Return all the entries below exactly as they were given.

::: ENTRIES PROVIDED :::

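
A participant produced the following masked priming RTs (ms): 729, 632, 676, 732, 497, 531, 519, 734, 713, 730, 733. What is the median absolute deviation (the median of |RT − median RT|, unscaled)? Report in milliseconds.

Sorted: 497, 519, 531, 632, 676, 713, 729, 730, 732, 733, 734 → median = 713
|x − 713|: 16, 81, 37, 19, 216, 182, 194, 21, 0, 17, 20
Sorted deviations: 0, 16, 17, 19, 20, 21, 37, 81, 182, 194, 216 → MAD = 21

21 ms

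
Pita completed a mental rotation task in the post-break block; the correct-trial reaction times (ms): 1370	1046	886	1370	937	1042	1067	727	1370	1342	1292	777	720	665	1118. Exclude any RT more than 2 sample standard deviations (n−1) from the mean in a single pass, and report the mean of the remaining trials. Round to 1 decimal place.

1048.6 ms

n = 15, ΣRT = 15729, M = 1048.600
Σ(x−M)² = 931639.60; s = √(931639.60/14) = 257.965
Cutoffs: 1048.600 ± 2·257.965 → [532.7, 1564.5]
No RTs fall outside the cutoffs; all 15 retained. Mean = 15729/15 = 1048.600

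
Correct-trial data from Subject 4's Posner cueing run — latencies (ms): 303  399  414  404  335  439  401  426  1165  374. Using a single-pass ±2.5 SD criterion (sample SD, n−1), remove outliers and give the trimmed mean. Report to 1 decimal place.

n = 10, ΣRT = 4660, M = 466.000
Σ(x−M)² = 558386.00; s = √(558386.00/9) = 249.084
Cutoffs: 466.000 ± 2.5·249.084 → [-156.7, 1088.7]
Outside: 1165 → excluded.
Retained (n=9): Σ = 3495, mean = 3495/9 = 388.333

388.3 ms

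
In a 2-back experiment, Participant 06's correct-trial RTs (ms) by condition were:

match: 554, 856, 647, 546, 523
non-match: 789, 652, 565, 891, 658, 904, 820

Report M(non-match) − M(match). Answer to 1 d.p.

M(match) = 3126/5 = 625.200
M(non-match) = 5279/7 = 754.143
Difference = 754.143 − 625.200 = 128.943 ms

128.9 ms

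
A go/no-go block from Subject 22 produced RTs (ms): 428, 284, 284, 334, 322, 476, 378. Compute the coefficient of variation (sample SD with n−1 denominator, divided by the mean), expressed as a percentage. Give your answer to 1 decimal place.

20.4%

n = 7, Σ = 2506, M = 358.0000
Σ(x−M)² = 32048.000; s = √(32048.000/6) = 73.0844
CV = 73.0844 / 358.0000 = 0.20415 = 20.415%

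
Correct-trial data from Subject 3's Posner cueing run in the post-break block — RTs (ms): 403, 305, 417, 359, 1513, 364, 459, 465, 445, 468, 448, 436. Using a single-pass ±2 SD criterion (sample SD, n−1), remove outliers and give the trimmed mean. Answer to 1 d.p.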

:::

FINISHED EXERCISE ::
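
A participant produced the following masked priming RTs (ms): 729, 632, 676, 732, 497, 531, 519, 734, 713, 730, 733. What is the median absolute deviation (the median of |RT − median RT|, unscaled)? Report in milliseconds.

Sorted: 497, 519, 531, 632, 676, 713, 729, 730, 732, 733, 734 → median = 713
|x − 713|: 16, 81, 37, 19, 216, 182, 194, 21, 0, 17, 20
Sorted deviations: 0, 16, 17, 19, 20, 21, 37, 81, 182, 194, 216 → MAD = 21

21 ms

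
Pita completed a mental rotation task in the post-break block; the correct-trial reaction times (ms): 1370	1046	886	1370	937	1042	1067	727	1370	1342	1292	777	720	665	1118. Exclude any RT more than 2 sample standard deviations (n−1) from the mean in a single pass, and report the mean of the remaining trials. Round to 1 decimal place.

1048.6 ms

n = 15, ΣRT = 15729, M = 1048.600
Σ(x−M)² = 931639.60; s = √(931639.60/14) = 257.965
Cutoffs: 1048.600 ± 2·257.965 → [532.7, 1564.5]
No RTs fall outside the cutoffs; all 15 retained. Mean = 15729/15 = 1048.600

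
Correct-trial data from Subject 4's Posner cueing run — latencies (ms): 303  399  414  404  335  439  401  426  1165  374. Using a single-pass ±2.5 SD criterion (sample SD, n−1), remove outliers and give the trimmed mean. Report to 1 decimal place.

n = 10, ΣRT = 4660, M = 466.000
Σ(x−M)² = 558386.00; s = √(558386.00/9) = 249.084
Cutoffs: 466.000 ± 2.5·249.084 → [-156.7, 1088.7]
Outside: 1165 → excluded.
Retained (n=9): Σ = 3495, mean = 3495/9 = 388.333

388.3 ms

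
In a 2-back experiment, Participant 06's correct-trial RTs (ms) by condition were:

match: 554, 856, 647, 546, 523
non-match: 789, 652, 565, 891, 658, 904, 820

Report M(non-match) − M(match). Answer to 1 d.p.

M(match) = 3126/5 = 625.200
M(non-match) = 5279/7 = 754.143
Difference = 754.143 − 625.200 = 128.943 ms

128.9 ms

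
A go/no-go block from Subject 22 produced RTs (ms): 428, 284, 284, 334, 322, 476, 378. Compute the coefficient of variation (sample SD with n−1 denominator, divided by the mean), expressed as a percentage. Give your answer to 1 decimal place.

20.4%

n = 7, Σ = 2506, M = 358.0000
Σ(x−M)² = 32048.000; s = √(32048.000/6) = 73.0844
CV = 73.0844 / 358.0000 = 0.20415 = 20.415%

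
Correct-trial data from Subject 3's Posner cueing run in the post-break block — RTs (ms): 403, 305, 417, 359, 1513, 364, 459, 465, 445, 468, 448, 436. Using a single-pass ±2 SD criterion (sample SD, n−1), remove outliers and give the trimmed mean. Answer to 1 d.p.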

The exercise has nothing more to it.